## ABOUT THIS TASK
Nothing in the entries below may be altered; print them as they stand.
Segment Open
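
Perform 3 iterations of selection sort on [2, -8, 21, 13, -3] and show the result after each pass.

Pass 1: Select minimum -8 at index 1, swap -> [-8, 2, 21, 13, -3]
Pass 2: Select minimum -3 at index 4, swap -> [-8, -3, 21, 13, 2]
Pass 3: Select minimum 2 at index 4, swap -> [-8, -3, 2, 13, 21]


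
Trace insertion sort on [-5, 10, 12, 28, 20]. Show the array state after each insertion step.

First element -5 is already 'sorted'
Insert 10: shifted 0 elements -> [-5, 10, 12, 28, 20]
Insert 12: shifted 0 elements -> [-5, 10, 12, 28, 20]
Insert 28: shifted 0 elements -> [-5, 10, 12, 28, 20]
Insert 20: shifted 1 elements -> [-5, 10, 12, 20, 28]


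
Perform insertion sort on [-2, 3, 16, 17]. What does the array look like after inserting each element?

First element -2 is already 'sorted'
Insert 3: shifted 0 elements -> [-2, 3, 16, 17]
Insert 16: shifted 0 elements -> [-2, 3, 16, 17]
Insert 17: shifted 0 elements -> [-2, 3, 16, 17]


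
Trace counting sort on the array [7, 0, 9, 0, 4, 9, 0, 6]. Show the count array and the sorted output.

Count array: [3, 0, 0, 0, 1, 0, 1, 1, 0, 2]
(count[i] = number of elements equal to i)
Cumulative count: [3, 3, 3, 3, 4, 4, 5, 6, 6, 8]
Sorted: [0, 0, 0, 4, 6, 7, 9, 9]


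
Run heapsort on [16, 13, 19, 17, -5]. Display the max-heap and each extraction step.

Build heap: [19, 17, 16, 13, -5]
Extract 19: [17, 13, 16, -5, 19]
Extract 17: [16, 13, -5, 17, 19]
Extract 16: [13, -5, 16, 17, 19]
Extract 13: [-5, 13, 16, 17, 19]


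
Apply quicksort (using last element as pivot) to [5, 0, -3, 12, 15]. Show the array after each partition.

Partition 1: pivot=15 at index 4 -> [5, 0, -3, 12, 15]
Partition 2: pivot=12 at index 3 -> [5, 0, -3, 12, 15]
Partition 3: pivot=-3 at index 0 -> [-3, 0, 5, 12, 15]
Partition 4: pivot=5 at index 2 -> [-3, 0, 5, 12, 15]


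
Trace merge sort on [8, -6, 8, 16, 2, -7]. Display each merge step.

Divide and conquer:
  Merge [-6] + [8] -> [-6, 8]
  Merge [8] + [-6, 8] -> [-6, 8, 8]
  Merge [2] + [-7] -> [-7, 2]
  Merge [16] + [-7, 2] -> [-7, 2, 16]
  Merge [-6, 8, 8] + [-7, 2, 16] -> [-7, -6, 2, 8, 8, 16]


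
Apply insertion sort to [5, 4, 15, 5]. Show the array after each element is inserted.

First element 5 is already 'sorted'
Insert 4: shifted 1 elements -> [4, 5, 15, 5]
Insert 15: shifted 0 elements -> [4, 5, 15, 5]
Insert 5: shifted 1 elements -> [4, 5, 5, 15]


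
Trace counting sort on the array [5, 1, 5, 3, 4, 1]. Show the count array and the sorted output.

Count array: [0, 2, 0, 1, 1, 2]
(count[i] = number of elements equal to i)
Cumulative count: [0, 2, 2, 3, 4, 6]
Sorted: [1, 1, 3, 4, 5, 5]


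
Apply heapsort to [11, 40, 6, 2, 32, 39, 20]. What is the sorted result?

Build heap: [40, 32, 39, 2, 11, 6, 20]
Extract 40: [39, 32, 20, 2, 11, 6, 40]
Extract 39: [32, 11, 20, 2, 6, 39, 40]
Extract 32: [20, 11, 6, 2, 32, 39, 40]
Extract 20: [11, 2, 6, 20, 32, 39, 40]
Extract 11: [6, 2, 11, 20, 32, 39, 40]
Extract 6: [2, 6, 11, 20, 32, 39, 40]


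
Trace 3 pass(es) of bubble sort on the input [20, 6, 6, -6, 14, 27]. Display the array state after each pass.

After pass 1: [6, 6, -6, 14, 20, 27] (4 swaps)
After pass 2: [6, -6, 6, 14, 20, 27] (1 swaps)
After pass 3: [-6, 6, 6, 14, 20, 27] (1 swaps)
Total swaps: 6


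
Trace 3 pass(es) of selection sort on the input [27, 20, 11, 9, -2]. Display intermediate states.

Pass 1: Select minimum -2 at index 4, swap -> [-2, 20, 11, 9, 27]
Pass 2: Select minimum 9 at index 3, swap -> [-2, 9, 11, 20, 27]
Pass 3: Select minimum 11 at index 2, swap -> [-2, 9, 11, 20, 27]


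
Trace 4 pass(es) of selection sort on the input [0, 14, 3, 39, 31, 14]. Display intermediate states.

Pass 1: Select minimum 0 at index 0, swap -> [0, 14, 3, 39, 31, 14]
Pass 2: Select minimum 3 at index 2, swap -> [0, 3, 14, 39, 31, 14]
Pass 3: Select minimum 14 at index 2, swap -> [0, 3, 14, 39, 31, 14]
Pass 4: Select minimum 14 at index 5, swap -> [0, 3, 14, 14, 31, 39]


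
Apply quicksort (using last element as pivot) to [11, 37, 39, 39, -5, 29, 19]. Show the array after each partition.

Partition 1: pivot=19 at index 2 -> [11, -5, 19, 39, 37, 29, 39]
Partition 2: pivot=-5 at index 0 -> [-5, 11, 19, 39, 37, 29, 39]
Partition 3: pivot=39 at index 6 -> [-5, 11, 19, 39, 37, 29, 39]
Partition 4: pivot=29 at index 3 -> [-5, 11, 19, 29, 37, 39, 39]
Partition 5: pivot=39 at index 5 -> [-5, 11, 19, 29, 37, 39, 39]


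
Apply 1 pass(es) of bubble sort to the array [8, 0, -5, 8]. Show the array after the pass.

After pass 1: [0, -5, 8, 8] (2 swaps)
Total swaps: 2


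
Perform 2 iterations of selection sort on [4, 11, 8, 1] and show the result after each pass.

Pass 1: Select minimum 1 at index 3, swap -> [1, 11, 8, 4]
Pass 2: Select minimum 4 at index 3, swap -> [1, 4, 8, 11]


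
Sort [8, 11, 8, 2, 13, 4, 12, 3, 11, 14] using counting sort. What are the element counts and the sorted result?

Count array: [0, 0, 1, 1, 1, 0, 0, 0, 2, 0, 0, 2, 1, 1, 1]
(count[i] = number of elements equal to i)
Cumulative count: [0, 0, 1, 2, 3, 3, 3, 3, 5, 5, 5, 7, 8, 9, 10]
Sorted: [2, 3, 4, 8, 8, 11, 11, 12, 13, 14]


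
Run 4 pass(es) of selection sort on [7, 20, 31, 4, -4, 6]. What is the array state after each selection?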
Segment Closed
## THE ANSWER
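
Perform 3 iterations of selection sort on [2, -8, 21, 13, -3] and show the result after each pass.

Pass 1: Select minimum -8 at index 1, swap -> [-8, 2, 21, 13, -3]
Pass 2: Select minimum -3 at index 4, swap -> [-8, -3, 21, 13, 2]
Pass 3: Select minimum 2 at index 4, swap -> [-8, -3, 2, 13, 21]


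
Trace insertion sort on [-5, 10, 12, 28, 20]. Show the array state after each insertion step.

First element -5 is already 'sorted'
Insert 10: shifted 0 elements -> [-5, 10, 12, 28, 20]
Insert 12: shifted 0 elements -> [-5, 10, 12, 28, 20]
Insert 28: shifted 0 elements -> [-5, 10, 12, 28, 20]
Insert 20: shifted 1 elements -> [-5, 10, 12, 20, 28]


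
Perform insertion sort on [-2, 3, 16, 17]. What does the array look like after inserting each element?

First element -2 is already 'sorted'
Insert 3: shifted 0 elements -> [-2, 3, 16, 17]
Insert 16: shifted 0 elements -> [-2, 3, 16, 17]
Insert 17: shifted 0 elements -> [-2, 3, 16, 17]


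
Trace counting sort on the array [7, 0, 9, 0, 4, 9, 0, 6]. Show the count array and the sorted output.

Count array: [3, 0, 0, 0, 1, 0, 1, 1, 0, 2]
(count[i] = number of elements equal to i)
Cumulative count: [3, 3, 3, 3, 4, 4, 5, 6, 6, 8]
Sorted: [0, 0, 0, 4, 6, 7, 9, 9]


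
Run heapsort on [16, 13, 19, 17, -5]. Display the max-heap and each extraction step.

Build heap: [19, 17, 16, 13, -5]
Extract 19: [17, 13, 16, -5, 19]
Extract 17: [16, 13, -5, 17, 19]
Extract 16: [13, -5, 16, 17, 19]
Extract 13: [-5, 13, 16, 17, 19]


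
Apply quicksort (using last element as pivot) to [5, 0, -3, 12, 15]. Show the array after each partition.

Partition 1: pivot=15 at index 4 -> [5, 0, -3, 12, 15]
Partition 2: pivot=12 at index 3 -> [5, 0, -3, 12, 15]
Partition 3: pivot=-3 at index 0 -> [-3, 0, 5, 12, 15]
Partition 4: pivot=5 at index 2 -> [-3, 0, 5, 12, 15]


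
Trace merge sort on [8, -6, 8, 16, 2, -7]. Display each merge step.

Divide and conquer:
  Merge [-6] + [8] -> [-6, 8]
  Merge [8] + [-6, 8] -> [-6, 8, 8]
  Merge [2] + [-7] -> [-7, 2]
  Merge [16] + [-7, 2] -> [-7, 2, 16]
  Merge [-6, 8, 8] + [-7, 2, 16] -> [-7, -6, 2, 8, 8, 16]


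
Apply insertion sort to [5, 4, 15, 5]. Show the array after each element is inserted.

First element 5 is already 'sorted'
Insert 4: shifted 1 elements -> [4, 5, 15, 5]
Insert 15: shifted 0 elements -> [4, 5, 15, 5]
Insert 5: shifted 1 elements -> [4, 5, 5, 15]


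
Trace counting sort on the array [5, 1, 5, 3, 4, 1]. Show the count array and the sorted output.

Count array: [0, 2, 0, 1, 1, 2]
(count[i] = number of elements equal to i)
Cumulative count: [0, 2, 2, 3, 4, 6]
Sorted: [1, 1, 3, 4, 5, 5]


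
Apply heapsort to [11, 40, 6, 2, 32, 39, 20]. What is the sorted result?

Build heap: [40, 32, 39, 2, 11, 6, 20]
Extract 40: [39, 32, 20, 2, 11, 6, 40]
Extract 39: [32, 11, 20, 2, 6, 39, 40]
Extract 32: [20, 11, 6, 2, 32, 39, 40]
Extract 20: [11, 2, 6, 20, 32, 39, 40]
Extract 11: [6, 2, 11, 20, 32, 39, 40]
Extract 6: [2, 6, 11, 20, 32, 39, 40]


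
Trace 3 pass(es) of bubble sort on the input [20, 6, 6, -6, 14, 27]. Display the array state after each pass.

After pass 1: [6, 6, -6, 14, 20, 27] (4 swaps)
After pass 2: [6, -6, 6, 14, 20, 27] (1 swaps)
After pass 3: [-6, 6, 6, 14, 20, 27] (1 swaps)
Total swaps: 6


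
Trace 3 pass(es) of selection sort on the input [27, 20, 11, 9, -2]. Display intermediate states.

Pass 1: Select minimum -2 at index 4, swap -> [-2, 20, 11, 9, 27]
Pass 2: Select minimum 9 at index 3, swap -> [-2, 9, 11, 20, 27]
Pass 3: Select minimum 11 at index 2, swap -> [-2, 9, 11, 20, 27]


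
Trace 4 pass(es) of selection sort on the input [0, 14, 3, 39, 31, 14]. Display intermediate states.

Pass 1: Select minimum 0 at index 0, swap -> [0, 14, 3, 39, 31, 14]
Pass 2: Select minimum 3 at index 2, swap -> [0, 3, 14, 39, 31, 14]
Pass 3: Select minimum 14 at index 2, swap -> [0, 3, 14, 39, 31, 14]
Pass 4: Select minimum 14 at index 5, swap -> [0, 3, 14, 14, 31, 39]


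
Apply quicksort (using last element as pivot) to [11, 37, 39, 39, -5, 29, 19]. Show the array after each partition.

Partition 1: pivot=19 at index 2 -> [11, -5, 19, 39, 37, 29, 39]
Partition 2: pivot=-5 at index 0 -> [-5, 11, 19, 39, 37, 29, 39]
Partition 3: pivot=39 at index 6 -> [-5, 11, 19, 39, 37, 29, 39]
Partition 4: pivot=29 at index 3 -> [-5, 11, 19, 29, 37, 39, 39]
Partition 5: pivot=39 at index 5 -> [-5, 11, 19, 29, 37, 39, 39]


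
Apply 1 pass(es) of bubble sort to the array [8, 0, -5, 8]. Show the array after the pass.

After pass 1: [0, -5, 8, 8] (2 swaps)
Total swaps: 2


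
Perform 2 iterations of selection sort on [4, 11, 8, 1] and show the result after each pass.

Pass 1: Select minimum 1 at index 3, swap -> [1, 11, 8, 4]
Pass 2: Select minimum 4 at index 3, swap -> [1, 4, 8, 11]


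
Sort [8, 11, 8, 2, 13, 4, 12, 3, 11, 14] using counting sort. What are the element counts and the sorted result?

Count array: [0, 0, 1, 1, 1, 0, 0, 0, 2, 0, 0, 2, 1, 1, 1]
(count[i] = number of elements equal to i)
Cumulative count: [0, 0, 1, 2, 3, 3, 3, 3, 5, 5, 5, 7, 8, 9, 10]
Sorted: [2, 3, 4, 8, 8, 11, 11, 12, 13, 14]


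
Run 4 pass(es) of selection sort on [7, 20, 31, 4, -4, 6]. What is the array state after each selection?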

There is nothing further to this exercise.